(Collected data entries)
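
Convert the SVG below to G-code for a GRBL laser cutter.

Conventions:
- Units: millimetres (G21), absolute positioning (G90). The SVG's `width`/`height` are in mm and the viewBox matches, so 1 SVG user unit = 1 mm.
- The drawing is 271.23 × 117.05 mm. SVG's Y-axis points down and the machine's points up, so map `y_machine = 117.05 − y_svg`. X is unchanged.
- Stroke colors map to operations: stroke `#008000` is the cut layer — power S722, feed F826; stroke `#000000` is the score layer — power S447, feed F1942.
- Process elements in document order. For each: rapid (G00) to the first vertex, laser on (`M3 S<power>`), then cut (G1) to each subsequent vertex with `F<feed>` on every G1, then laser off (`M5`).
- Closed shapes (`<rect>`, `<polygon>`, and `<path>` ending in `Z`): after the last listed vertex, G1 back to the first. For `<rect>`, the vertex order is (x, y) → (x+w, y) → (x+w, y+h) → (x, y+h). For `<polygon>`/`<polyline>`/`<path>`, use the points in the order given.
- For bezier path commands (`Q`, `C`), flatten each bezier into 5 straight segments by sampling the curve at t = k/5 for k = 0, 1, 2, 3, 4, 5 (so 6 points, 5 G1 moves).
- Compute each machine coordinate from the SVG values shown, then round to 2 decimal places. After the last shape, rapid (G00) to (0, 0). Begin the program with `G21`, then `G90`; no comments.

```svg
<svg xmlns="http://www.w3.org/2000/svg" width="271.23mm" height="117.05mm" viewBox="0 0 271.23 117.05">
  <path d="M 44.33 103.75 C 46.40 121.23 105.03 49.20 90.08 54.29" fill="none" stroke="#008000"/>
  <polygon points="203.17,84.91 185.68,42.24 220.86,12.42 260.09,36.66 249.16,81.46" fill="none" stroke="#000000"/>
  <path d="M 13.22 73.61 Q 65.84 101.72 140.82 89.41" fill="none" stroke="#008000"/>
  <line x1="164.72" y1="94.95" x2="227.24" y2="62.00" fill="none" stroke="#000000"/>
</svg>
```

1 u = 1 mm; y_m = 117.05 − y.

[1] `<path>` cubic bezier, #008000→cut S722 F826: (44.33,13.30) → (51.32,12.22) → (65.63,24.62) → (81.03,42.51) → (91.26,57.89) → (90.08,62.76)

[2] `<polygon>` regular polygon, #000000→score S447 F1942: (203.17,32.14) → (185.68,74.81) → (220.86,104.63) → (260.09,80.39) → (249.16,35.59) → (203.17,32.14) (closed)

[3] `<path>` quadratic bezier, #008000→cut S722 F826: (13.22,43.44) → (35.16,33.81) → (58.89,27.42) → (84.41,24.26) → (111.72,24.33) → (140.82,27.64)

[4] `<line>` line segment, #000000→score S447 F1942: (164.72,22.10) → (227.24,55.05)

G21
G90
G00 X44.33 Y13.30
M3 S722
G1 X51.32 Y12.22 F826
G1 X65.63 Y24.62 F826
G1 X81.03 Y42.51 F826
G1 X91.26 Y57.89 F826
G1 X90.08 Y62.76 F826
M5
G00 X203.17 Y32.14
M3 S447
G1 X185.68 Y74.81 F1942
G1 X220.86 Y104.63 F1942
G1 X260.09 Y80.39 F1942
G1 X249.16 Y35.59 F1942
G1 X203.17 Y32.14 F1942
M5
G00 X13.22 Y43.44
M3 S722
G1 X35.16 Y33.81 F826
G1 X58.89 Y27.42 F826
G1 X84.41 Y24.26 F826
G1 X111.72 Y24.33 F826
G1 X140.82 Y27.64 F826
M5
G00 X164.72 Y22.10
M3 S447
G1 X227.24 Y55.05 F1942
M5
G00 X0.00 Y0.00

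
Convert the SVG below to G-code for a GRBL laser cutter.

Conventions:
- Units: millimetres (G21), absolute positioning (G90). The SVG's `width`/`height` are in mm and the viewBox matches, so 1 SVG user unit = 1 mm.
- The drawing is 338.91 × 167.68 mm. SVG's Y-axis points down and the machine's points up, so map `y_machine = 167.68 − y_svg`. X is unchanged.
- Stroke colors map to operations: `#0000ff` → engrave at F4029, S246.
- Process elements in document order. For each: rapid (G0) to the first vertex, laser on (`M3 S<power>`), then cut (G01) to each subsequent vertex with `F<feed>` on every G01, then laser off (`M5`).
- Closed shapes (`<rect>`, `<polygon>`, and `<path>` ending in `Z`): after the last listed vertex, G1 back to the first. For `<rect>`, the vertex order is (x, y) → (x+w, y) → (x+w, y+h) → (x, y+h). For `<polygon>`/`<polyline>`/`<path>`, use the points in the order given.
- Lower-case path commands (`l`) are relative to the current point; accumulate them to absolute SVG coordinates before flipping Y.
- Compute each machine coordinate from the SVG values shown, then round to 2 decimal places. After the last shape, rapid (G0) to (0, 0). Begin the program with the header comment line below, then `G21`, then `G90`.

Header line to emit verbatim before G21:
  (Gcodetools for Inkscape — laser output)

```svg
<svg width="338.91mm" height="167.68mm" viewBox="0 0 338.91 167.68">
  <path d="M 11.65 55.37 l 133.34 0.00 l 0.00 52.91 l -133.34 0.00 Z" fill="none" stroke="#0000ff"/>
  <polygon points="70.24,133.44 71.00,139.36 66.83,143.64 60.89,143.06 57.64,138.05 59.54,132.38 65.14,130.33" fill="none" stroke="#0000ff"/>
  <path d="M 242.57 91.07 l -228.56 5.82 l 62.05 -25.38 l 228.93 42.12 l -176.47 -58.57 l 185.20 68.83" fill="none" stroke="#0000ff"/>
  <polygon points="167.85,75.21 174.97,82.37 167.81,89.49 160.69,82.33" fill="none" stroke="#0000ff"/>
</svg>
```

Since the viewBox matches the mm dimensions, user units are millimetres directly. The only transform is the Y-flip y_m = 167.68 − y_svg.

Shape 1 is a rectangle drawn with `<path>`. Its stroke #0000ff means engrave at S246, F4029. After flipping Y the toolpath is (11.65,112.31) → (144.99,112.31) → (144.99,59.40) → (11.65,59.40) → (11.65,112.31), returning to the start.

Shape 2 is a regular polygon drawn with `<polygon>`. Its stroke #0000ff means engrave at S246, F4029. After flipping Y the toolpath is (70.24,34.24) → (71.00,28.32) → (66.83,24.04) → (60.89,24.62) → (57.64,29.63) → (59.54,35.30) → (65.14,37.35) → (70.24,34.24), returning to the start.

Shape 3 is a open polyline drawn with `<path>`. Its stroke #0000ff means engrave at S246, F4029. After flipping Y the toolpath is (242.57,76.61) → (14.01,70.79) → (76.06,96.17) → (304.99,54.05) → (128.52,112.62) → (313.72,43.79).

Shape 4 is a regular polygon drawn with `<polygon>`. Its stroke #0000ff means engrave at S246, F4029. After flipping Y the toolpath is (167.85,92.47) → (174.97,85.31) → (167.81,78.19) → (160.69,85.35) → (167.85,92.47), returning to the start.

(Gcodetools for Inkscape — laser output)
G21
G90
G0 X11.65 Y112.31
M3 S246
G01 X144.99 Y112.31 F4029
G01 X144.99 Y59.40 F4029
G01 X11.65 Y59.40 F4029
G01 X11.65 Y112.31 F4029
M5
G0 X70.24 Y34.24
M3 S246
G01 X71.00 Y28.32 F4029
G01 X66.83 Y24.04 F4029
G01 X60.89 Y24.62 F4029
G01 X57.64 Y29.63 F4029
G01 X59.54 Y35.30 F4029
G01 X65.14 Y37.35 F4029
G01 X70.24 Y34.24 F4029
M5
G0 X242.57 Y76.61
M3 S246
G01 X14.01 Y70.79 F4029
G01 X76.06 Y96.17 F4029
G01 X304.99 Y54.05 F4029
G01 X128.52 Y112.62 F4029
G01 X313.72 Y43.79 F4029
M5
G0 X167.85 Y92.47
M3 S246
G01 X174.97 Y85.31 F4029
G01 X167.81 Y78.19 F4029
G01 X160.69 Y85.35 F4029
G01 X167.85 Y92.47 F4029
M5
G0 X0.00 Y0.00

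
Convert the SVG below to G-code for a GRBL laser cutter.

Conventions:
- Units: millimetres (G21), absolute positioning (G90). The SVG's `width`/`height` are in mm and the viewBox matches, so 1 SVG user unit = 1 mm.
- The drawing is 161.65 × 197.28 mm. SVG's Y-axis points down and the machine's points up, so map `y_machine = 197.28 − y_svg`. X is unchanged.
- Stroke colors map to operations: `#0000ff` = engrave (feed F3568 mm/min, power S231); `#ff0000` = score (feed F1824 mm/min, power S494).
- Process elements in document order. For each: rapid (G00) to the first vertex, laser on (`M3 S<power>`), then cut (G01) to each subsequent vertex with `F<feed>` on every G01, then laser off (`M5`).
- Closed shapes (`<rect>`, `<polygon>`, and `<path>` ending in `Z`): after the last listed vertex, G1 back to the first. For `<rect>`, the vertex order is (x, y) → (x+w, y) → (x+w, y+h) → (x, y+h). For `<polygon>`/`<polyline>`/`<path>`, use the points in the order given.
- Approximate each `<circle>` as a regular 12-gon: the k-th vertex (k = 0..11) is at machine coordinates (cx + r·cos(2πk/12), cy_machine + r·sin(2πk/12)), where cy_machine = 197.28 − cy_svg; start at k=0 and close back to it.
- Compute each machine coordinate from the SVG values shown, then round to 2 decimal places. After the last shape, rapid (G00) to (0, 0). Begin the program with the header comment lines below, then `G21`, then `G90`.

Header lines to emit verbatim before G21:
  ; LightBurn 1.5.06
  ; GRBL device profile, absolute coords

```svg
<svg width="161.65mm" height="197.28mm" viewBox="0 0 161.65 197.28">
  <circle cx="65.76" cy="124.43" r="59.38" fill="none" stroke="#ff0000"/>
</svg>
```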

## Instructions for the task
Search the entries above for the string "unchanged", and report each line where it occurs.

## Written reply
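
- The drawing is 271.23 × 117.05 mm. SVG's Y-axis points down and the machine's points up, so map `y_machine = 117.05 − y_svg`. X is unchanged.
- The drawing is 338.91 × 167.68 mm. SVG's Y-axis points down and the machine's points up, so map `y_machine = 167.68 − y_svg`. X is unchanged.
- The drawing is 161.65 × 197.28 mm. SVG's Y-axis points down and the machine's points up, so map `y_machine = 197.28 − y_svg`. X is unchanged.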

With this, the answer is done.